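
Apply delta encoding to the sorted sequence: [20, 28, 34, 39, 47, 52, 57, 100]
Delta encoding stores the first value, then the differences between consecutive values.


First value: 20
Deltas:
  28 - 20 = 8
  34 - 28 = 6
  39 - 34 = 5
  47 - 39 = 8
  52 - 47 = 5
  57 - 52 = 5
  100 - 57 = 43


Delta encoded: [20, 8, 6, 5, 8, 5, 5, 43]


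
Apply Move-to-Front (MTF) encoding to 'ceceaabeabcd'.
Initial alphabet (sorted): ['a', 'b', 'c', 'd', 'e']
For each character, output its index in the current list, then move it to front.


MTF encoding:
'c': index 2 in ['a', 'b', 'c', 'd', 'e'] -> ['c', 'a', 'b', 'd', 'e']
'e': index 4 in ['c', 'a', 'b', 'd', 'e'] -> ['e', 'c', 'a', 'b', 'd']
'c': index 1 in ['e', 'c', 'a', 'b', 'd'] -> ['c', 'e', 'a', 'b', 'd']
'e': index 1 in ['c', 'e', 'a', 'b', 'd'] -> ['e', 'c', 'a', 'b', 'd']
'a': index 2 in ['e', 'c', 'a', 'b', 'd'] -> ['a', 'e', 'c', 'b', 'd']
'a': index 0 in ['a', 'e', 'c', 'b', 'd'] -> ['a', 'e', 'c', 'b', 'd']
'b': index 3 in ['a', 'e', 'c', 'b', 'd'] -> ['b', 'a', 'e', 'c', 'd']
'e': index 2 in ['b', 'a', 'e', 'c', 'd'] -> ['e', 'b', 'a', 'c', 'd']
'a': index 2 in ['e', 'b', 'a', 'c', 'd'] -> ['a', 'e', 'b', 'c', 'd']
'b': index 2 in ['a', 'e', 'b', 'c', 'd'] -> ['b', 'a', 'e', 'c', 'd']
'c': index 3 in ['b', 'a', 'e', 'c', 'd'] -> ['c', 'b', 'a', 'e', 'd']
'd': index 4 in ['c', 'b', 'a', 'e', 'd'] -> ['d', 'c', 'b', 'a', 'e']


Output: [2, 4, 1, 1, 2, 0, 3, 2, 2, 2, 3, 4]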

### WORK TASK:
Please write out the whole listing once more, exactly.

### RESULT OF THE TASK:
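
Apply delta encoding to the sorted sequence: [20, 28, 34, 39, 47, 52, 57, 100]
Delta encoding stores the first value, then the differences between consecutive values.


First value: 20
Deltas:
  28 - 20 = 8
  34 - 28 = 6
  39 - 34 = 5
  47 - 39 = 8
  52 - 47 = 5
  57 - 52 = 5
  100 - 57 = 43


Delta encoded: [20, 8, 6, 5, 8, 5, 5, 43]


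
Apply Move-to-Front (MTF) encoding to 'ceceaabeabcd'.
Initial alphabet (sorted): ['a', 'b', 'c', 'd', 'e']
For each character, output its index in the current list, then move it to front.


MTF encoding:
'c': index 2 in ['a', 'b', 'c', 'd', 'e'] -> ['c', 'a', 'b', 'd', 'e']
'e': index 4 in ['c', 'a', 'b', 'd', 'e'] -> ['e', 'c', 'a', 'b', 'd']
'c': index 1 in ['e', 'c', 'a', 'b', 'd'] -> ['c', 'e', 'a', 'b', 'd']
'e': index 1 in ['c', 'e', 'a', 'b', 'd'] -> ['e', 'c', 'a', 'b', 'd']
'a': index 2 in ['e', 'c', 'a', 'b', 'd'] -> ['a', 'e', 'c', 'b', 'd']
'a': index 0 in ['a', 'e', 'c', 'b', 'd'] -> ['a', 'e', 'c', 'b', 'd']
'b': index 3 in ['a', 'e', 'c', 'b', 'd'] -> ['b', 'a', 'e', 'c', 'd']
'e': index 2 in ['b', 'a', 'e', 'c', 'd'] -> ['e', 'b', 'a', 'c', 'd']
'a': index 2 in ['e', 'b', 'a', 'c', 'd'] -> ['a', 'e', 'b', 'c', 'd']
'b': index 2 in ['a', 'e', 'b', 'c', 'd'] -> ['b', 'a', 'e', 'c', 'd']
'c': index 3 in ['b', 'a', 'e', 'c', 'd'] -> ['c', 'b', 'a', 'e', 'd']
'd': index 4 in ['c', 'b', 'a', 'e', 'd'] -> ['d', 'c', 'b', 'a', 'e']


Output: [2, 4, 1, 1, 2, 0, 3, 2, 2, 2, 3, 4]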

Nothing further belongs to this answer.